PROBLEM STATEMENT
Would you please copy each line of the data in which the string "satisfies" occurs?

[Saved data entries]

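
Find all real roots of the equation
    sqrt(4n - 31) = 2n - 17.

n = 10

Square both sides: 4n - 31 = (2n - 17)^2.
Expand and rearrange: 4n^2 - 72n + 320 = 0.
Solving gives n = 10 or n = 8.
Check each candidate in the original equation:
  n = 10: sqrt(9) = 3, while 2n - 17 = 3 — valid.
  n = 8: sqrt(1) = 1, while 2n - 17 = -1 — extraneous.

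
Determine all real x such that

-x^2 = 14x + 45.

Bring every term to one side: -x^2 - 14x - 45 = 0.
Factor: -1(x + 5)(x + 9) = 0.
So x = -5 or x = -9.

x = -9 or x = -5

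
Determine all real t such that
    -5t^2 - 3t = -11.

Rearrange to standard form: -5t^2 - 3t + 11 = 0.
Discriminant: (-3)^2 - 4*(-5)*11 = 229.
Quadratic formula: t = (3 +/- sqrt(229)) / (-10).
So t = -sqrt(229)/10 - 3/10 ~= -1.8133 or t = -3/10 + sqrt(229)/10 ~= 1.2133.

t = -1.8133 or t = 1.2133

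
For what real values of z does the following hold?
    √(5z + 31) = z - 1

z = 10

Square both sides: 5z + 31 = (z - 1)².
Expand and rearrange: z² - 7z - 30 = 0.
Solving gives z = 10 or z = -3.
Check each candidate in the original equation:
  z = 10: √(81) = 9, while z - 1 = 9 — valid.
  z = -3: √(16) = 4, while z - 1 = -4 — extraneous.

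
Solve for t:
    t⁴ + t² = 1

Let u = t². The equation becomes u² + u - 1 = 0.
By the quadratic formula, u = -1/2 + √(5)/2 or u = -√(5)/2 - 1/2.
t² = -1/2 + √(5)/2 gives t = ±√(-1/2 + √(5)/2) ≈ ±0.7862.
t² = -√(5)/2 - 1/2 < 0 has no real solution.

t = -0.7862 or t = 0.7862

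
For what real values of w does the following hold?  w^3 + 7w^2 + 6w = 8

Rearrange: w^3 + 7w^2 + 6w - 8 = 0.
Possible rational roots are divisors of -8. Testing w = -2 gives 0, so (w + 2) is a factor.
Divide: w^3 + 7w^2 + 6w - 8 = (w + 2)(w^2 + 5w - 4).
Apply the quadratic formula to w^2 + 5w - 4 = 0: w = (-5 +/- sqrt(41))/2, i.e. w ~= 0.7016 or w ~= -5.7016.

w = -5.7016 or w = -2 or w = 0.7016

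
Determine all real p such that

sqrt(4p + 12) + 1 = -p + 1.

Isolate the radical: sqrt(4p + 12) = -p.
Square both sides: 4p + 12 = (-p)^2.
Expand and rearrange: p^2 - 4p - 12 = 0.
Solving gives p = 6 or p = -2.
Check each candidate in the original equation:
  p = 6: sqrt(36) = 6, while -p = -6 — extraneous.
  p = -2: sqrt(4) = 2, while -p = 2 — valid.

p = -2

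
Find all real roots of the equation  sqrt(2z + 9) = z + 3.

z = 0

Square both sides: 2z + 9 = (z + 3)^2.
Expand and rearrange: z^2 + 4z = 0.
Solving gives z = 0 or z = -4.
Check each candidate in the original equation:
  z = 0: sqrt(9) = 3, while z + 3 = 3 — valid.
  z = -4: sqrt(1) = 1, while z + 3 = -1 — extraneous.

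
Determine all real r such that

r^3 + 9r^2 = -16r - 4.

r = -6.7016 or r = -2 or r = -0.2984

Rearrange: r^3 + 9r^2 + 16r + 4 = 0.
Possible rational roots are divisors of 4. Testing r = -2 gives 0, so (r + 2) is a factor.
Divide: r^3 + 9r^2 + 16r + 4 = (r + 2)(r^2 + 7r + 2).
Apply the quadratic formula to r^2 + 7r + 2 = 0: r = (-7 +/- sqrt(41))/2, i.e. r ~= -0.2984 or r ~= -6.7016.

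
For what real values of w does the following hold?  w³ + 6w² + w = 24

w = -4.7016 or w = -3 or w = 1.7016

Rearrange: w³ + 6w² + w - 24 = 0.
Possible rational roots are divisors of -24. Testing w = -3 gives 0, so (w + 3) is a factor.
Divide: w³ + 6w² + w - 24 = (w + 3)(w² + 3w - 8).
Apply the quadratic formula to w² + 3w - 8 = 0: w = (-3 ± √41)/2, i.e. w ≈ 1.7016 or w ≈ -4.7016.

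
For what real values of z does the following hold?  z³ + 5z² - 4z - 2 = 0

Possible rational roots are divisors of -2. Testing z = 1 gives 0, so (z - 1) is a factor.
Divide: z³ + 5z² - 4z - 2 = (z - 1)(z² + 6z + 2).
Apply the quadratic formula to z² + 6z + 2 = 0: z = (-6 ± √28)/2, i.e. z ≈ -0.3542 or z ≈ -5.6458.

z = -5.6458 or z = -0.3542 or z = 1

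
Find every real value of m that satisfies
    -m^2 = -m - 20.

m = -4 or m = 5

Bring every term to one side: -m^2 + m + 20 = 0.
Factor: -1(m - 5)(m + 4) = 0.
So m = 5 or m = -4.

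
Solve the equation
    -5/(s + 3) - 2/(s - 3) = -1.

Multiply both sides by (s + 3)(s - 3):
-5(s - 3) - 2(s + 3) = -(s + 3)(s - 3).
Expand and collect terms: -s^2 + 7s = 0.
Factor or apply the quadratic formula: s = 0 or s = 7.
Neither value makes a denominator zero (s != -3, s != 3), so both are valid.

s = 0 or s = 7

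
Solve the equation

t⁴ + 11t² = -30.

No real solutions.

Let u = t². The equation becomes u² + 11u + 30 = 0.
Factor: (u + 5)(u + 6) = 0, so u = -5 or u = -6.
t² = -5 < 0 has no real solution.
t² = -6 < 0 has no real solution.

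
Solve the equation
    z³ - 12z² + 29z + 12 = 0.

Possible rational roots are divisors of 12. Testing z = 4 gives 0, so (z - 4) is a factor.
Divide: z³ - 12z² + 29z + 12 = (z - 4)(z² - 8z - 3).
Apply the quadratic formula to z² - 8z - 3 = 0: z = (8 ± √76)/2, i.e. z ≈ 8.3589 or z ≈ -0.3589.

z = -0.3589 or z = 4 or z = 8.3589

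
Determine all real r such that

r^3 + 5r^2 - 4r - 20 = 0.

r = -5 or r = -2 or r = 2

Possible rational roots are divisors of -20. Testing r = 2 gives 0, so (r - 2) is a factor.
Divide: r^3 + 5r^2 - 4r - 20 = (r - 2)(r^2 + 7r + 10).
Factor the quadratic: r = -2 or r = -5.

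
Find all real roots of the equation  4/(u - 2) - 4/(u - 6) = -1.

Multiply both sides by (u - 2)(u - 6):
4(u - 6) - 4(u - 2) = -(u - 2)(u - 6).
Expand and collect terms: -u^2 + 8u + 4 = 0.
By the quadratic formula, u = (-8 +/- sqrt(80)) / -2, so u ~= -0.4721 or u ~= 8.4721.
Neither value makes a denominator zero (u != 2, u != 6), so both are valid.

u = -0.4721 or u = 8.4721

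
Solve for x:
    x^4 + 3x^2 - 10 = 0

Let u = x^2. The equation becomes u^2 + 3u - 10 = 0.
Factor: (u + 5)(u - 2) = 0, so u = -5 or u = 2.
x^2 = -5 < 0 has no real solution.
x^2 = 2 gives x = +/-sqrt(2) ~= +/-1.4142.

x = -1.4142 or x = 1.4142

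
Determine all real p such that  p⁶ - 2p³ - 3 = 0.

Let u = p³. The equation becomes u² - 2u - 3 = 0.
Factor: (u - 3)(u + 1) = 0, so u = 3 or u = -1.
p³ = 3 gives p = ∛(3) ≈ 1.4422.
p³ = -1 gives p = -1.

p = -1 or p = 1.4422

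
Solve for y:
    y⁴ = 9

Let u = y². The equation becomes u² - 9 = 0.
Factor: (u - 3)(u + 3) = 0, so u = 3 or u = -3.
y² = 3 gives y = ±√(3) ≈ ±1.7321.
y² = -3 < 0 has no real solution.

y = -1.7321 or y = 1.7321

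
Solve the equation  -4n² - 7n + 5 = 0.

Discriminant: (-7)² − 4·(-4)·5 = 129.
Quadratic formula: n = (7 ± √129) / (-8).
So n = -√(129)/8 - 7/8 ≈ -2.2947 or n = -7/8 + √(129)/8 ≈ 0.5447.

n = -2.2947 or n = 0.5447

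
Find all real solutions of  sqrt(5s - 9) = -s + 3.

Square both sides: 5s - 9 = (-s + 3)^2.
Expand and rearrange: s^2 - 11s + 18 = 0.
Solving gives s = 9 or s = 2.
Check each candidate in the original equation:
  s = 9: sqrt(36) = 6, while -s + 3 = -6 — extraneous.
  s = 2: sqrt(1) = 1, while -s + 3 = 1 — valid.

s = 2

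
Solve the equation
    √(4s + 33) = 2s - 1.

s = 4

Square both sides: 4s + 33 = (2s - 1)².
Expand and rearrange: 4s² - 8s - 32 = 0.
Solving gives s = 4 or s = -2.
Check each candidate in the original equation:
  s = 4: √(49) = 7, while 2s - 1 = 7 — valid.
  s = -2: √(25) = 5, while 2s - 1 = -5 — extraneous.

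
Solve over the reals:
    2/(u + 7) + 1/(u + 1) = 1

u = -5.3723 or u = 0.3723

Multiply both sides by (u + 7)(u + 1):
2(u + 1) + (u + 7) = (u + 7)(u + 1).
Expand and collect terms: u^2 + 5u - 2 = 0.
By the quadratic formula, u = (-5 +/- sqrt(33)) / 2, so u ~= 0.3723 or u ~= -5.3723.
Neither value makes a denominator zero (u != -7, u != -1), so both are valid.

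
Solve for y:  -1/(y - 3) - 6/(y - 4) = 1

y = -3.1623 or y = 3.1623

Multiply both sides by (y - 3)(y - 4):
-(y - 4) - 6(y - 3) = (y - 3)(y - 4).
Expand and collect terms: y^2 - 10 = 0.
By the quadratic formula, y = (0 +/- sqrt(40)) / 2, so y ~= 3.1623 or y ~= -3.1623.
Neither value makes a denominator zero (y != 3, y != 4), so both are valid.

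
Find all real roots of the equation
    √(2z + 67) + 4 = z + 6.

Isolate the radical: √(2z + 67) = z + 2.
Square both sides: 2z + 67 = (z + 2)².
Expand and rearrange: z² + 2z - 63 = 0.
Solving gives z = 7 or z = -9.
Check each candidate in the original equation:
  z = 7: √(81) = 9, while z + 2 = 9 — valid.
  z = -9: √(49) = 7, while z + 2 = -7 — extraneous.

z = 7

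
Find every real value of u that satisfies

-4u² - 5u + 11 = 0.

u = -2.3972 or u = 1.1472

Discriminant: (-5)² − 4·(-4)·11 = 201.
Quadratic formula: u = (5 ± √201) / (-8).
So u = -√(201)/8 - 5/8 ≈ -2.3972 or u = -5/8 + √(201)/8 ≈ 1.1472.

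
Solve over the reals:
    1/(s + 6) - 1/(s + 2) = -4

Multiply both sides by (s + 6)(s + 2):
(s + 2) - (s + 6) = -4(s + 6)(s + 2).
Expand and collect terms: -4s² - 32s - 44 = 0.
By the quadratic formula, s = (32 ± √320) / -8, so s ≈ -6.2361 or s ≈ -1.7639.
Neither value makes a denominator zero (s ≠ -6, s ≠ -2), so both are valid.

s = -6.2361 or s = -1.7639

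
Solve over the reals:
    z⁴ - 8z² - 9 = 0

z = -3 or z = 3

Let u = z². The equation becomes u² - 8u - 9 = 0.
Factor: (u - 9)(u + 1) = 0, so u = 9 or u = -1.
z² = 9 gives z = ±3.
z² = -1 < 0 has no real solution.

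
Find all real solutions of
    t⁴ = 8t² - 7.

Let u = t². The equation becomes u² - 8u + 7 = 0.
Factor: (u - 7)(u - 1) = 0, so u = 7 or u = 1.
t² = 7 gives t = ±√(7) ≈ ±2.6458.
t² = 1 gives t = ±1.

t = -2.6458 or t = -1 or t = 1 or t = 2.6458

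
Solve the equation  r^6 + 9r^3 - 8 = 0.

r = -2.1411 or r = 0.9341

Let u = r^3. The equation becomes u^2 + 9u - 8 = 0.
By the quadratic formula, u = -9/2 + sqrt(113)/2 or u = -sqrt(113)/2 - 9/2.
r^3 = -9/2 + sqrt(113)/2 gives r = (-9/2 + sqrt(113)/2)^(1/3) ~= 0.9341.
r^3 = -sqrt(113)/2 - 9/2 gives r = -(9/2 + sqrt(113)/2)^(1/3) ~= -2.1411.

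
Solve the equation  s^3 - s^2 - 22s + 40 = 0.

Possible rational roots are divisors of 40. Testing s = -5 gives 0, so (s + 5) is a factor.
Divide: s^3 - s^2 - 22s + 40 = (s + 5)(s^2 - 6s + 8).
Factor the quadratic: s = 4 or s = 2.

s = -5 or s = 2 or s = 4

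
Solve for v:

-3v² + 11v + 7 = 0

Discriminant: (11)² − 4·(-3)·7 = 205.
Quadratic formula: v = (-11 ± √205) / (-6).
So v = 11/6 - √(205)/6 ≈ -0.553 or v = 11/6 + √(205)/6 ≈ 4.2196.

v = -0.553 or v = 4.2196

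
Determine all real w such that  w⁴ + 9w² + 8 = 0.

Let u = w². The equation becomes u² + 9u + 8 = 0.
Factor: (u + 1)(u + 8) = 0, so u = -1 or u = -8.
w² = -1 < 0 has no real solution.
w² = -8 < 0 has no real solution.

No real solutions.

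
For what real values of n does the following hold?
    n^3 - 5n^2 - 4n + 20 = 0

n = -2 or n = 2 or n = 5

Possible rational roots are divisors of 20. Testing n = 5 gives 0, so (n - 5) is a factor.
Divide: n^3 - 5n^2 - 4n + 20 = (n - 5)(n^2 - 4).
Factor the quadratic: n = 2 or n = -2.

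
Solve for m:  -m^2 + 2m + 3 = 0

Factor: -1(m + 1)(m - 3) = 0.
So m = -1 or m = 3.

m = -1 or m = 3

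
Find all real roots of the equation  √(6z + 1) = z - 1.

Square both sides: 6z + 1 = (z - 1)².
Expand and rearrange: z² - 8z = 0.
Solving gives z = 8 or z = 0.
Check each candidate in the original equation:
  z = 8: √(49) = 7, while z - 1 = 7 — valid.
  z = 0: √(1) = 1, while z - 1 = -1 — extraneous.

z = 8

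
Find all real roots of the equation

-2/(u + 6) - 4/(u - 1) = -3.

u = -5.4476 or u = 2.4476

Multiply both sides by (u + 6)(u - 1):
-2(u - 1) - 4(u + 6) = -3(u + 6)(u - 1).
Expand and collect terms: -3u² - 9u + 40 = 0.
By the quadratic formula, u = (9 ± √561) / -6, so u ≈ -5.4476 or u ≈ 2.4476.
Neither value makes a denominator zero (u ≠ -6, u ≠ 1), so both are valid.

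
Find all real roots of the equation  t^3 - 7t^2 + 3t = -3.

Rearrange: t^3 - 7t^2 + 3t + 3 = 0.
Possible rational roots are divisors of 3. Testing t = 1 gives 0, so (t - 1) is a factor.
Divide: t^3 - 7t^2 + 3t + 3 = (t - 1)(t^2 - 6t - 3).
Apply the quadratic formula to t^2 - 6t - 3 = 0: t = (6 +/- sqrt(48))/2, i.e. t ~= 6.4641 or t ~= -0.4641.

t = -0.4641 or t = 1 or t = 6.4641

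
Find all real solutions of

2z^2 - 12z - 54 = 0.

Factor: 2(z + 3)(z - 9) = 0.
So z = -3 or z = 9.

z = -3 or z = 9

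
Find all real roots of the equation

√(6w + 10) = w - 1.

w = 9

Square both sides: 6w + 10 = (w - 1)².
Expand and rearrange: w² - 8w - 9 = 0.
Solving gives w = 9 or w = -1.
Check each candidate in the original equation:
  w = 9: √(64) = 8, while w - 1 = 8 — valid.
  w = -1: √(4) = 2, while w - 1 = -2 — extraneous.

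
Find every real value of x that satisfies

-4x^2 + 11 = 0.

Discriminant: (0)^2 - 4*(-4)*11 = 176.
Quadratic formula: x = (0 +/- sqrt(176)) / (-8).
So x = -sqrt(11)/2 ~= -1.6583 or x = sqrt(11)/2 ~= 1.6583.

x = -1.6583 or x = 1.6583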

ANSWER TO THIS EXERCISE
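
Find every real value of m that satisfies
Find every real value of u that satisfies
Find every real value of x that satisfies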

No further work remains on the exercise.